[Collected data]
-=-=-
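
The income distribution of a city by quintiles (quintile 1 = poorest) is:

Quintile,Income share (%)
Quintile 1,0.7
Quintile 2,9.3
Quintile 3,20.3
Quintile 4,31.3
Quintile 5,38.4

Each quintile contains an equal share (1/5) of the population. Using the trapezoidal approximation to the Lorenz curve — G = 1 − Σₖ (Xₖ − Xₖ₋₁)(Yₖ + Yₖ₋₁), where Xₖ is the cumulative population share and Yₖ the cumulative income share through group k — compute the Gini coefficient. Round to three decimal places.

0.390

Cumulative income shares Yₖ: 0.0070, 0.1000, 0.3030, 0.6160, 1.0000
Σ (Xₖ−Xₖ₋₁)(Yₖ+Yₖ₋₁) = (1/5)(0.0070+0.0000) + (1/5)(0.1000+0.0070) + (1/5)(0.3030+0.1000) + (1/5)(0.6160+0.3030) + (1/5)(1.0000+0.6160)
  = 0.0014 + 0.0214 + 0.0806 + 0.1838 + 0.3232 = 0.6104
G = 1 − 0.6104 = 0.3896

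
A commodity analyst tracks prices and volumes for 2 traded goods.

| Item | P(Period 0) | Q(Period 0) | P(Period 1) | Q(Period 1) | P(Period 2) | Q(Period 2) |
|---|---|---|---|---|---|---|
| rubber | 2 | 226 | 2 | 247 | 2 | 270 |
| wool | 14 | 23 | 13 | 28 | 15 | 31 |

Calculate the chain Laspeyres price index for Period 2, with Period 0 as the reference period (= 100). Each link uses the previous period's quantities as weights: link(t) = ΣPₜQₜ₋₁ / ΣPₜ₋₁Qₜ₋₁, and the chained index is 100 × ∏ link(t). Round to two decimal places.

Link Period 0→Period 1:
ΣP(Period 1)Q(Period 0) = 2×226 + 13×23 = 452 + 299 = 751
ΣP(Period 0)Q(Period 0) = 2×226 + 14×23 = 452 + 322 = 774
link = 751/774 = 0.970284
Link Period 1→Period 2:
ΣP(Period 2)Q(Period 1) = 2×247 + 15×28 = 494 + 420 = 914
ΣP(Period 1)Q(Period 1) = 2×247 + 13×28 = 494 + 364 = 858
link = 914/858 = 1.065268
Chained index = 100 × 0.970284 × 1.065268 = 103.3613

103.36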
-=-=-
* **Requirement**
Set down exactly the lines that begin with the one containing "Calculate the chain" and end with the last line above, and no others.

* **Reply to the task**
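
Calculate the chain Laspeyres price index for Period 2, with Period 0 as the reference period (= 100). Each link uses the previous period's quantities as weights: link(t) = ΣPₜQₜ₋₁ / ΣPₜ₋₁Qₜ₋₁, and the chained index is 100 × ∏ link(t). Round to two decimal places.

Link Period 0→Period 1:
ΣP(Period 1)Q(Period 0) = 2×226 + 13×23 = 452 + 299 = 751
ΣP(Period 0)Q(Period 0) = 2×226 + 14×23 = 452 + 322 = 774
link = 751/774 = 0.970284
Link Period 1→Period 2:
ΣP(Period 2)Q(Period 1) = 2×247 + 15×28 = 494 + 420 = 914
ΣP(Period 1)Q(Period 1) = 2×247 + 13×28 = 494 + 364 = 858
link = 914/858 = 1.065268
Chained index = 100 × 0.970284 × 1.065268 = 103.3613

103.36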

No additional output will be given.